What to produce
Output exactly the lines below, starting with the line that has "In (Z/141Z)^*, find" and going on through the line that has "How many elements", both included, and no other lines.

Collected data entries
%%
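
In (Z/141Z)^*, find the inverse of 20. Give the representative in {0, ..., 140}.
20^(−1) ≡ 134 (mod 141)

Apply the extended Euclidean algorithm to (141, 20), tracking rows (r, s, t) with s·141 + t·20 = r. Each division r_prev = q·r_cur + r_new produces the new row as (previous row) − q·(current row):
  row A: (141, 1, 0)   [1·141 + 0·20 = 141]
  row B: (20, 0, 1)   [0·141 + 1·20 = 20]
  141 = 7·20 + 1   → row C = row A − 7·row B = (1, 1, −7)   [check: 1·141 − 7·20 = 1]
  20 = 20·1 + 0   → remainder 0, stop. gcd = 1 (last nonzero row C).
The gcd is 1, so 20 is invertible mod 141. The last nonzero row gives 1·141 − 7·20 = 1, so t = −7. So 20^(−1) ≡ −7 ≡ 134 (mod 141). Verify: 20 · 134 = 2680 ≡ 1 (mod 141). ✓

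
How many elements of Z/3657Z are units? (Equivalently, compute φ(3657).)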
%%
%%
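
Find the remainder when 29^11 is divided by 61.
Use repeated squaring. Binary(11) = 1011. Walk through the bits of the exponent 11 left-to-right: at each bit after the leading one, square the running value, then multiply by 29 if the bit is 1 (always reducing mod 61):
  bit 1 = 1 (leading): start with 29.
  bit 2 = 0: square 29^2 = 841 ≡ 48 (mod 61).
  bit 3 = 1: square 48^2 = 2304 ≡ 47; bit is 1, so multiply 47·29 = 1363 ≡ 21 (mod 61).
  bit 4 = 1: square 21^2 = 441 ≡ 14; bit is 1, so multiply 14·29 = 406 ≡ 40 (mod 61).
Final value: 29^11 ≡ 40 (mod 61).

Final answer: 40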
%%
Response to this exercise
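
In (Z/141Z)^*, find the inverse of 20. Give the representative in {0, ..., 140}.
20^(−1) ≡ 134 (mod 141)

Apply the extended Euclidean algorithm to (141, 20), tracking rows (r, s, t) with s·141 + t·20 = r. Each division r_prev = q·r_cur + r_new produces the new row as (previous row) − q·(current row):
  row A: (141, 1, 0)   [1·141 + 0·20 = 141]
  row B: (20, 0, 1)   [0·141 + 1·20 = 20]
  141 = 7·20 + 1   → row C = row A − 7·row B = (1, 1, −7)   [check: 1·141 − 7·20 = 1]
  20 = 20·1 + 0   → remainder 0, stop. gcd = 1 (last nonzero row C).
The gcd is 1, so 20 is invertible mod 141. The last nonzero row gives 1·141 − 7·20 = 1, so t = −7. So 20^(−1) ≡ −7 ≡ 134 (mod 141). Verify: 20 · 134 = 2680 ≡ 1 (mod 141). ✓

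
How many elements of Z/3657Z are units? (Equivalently, compute φ(3657).)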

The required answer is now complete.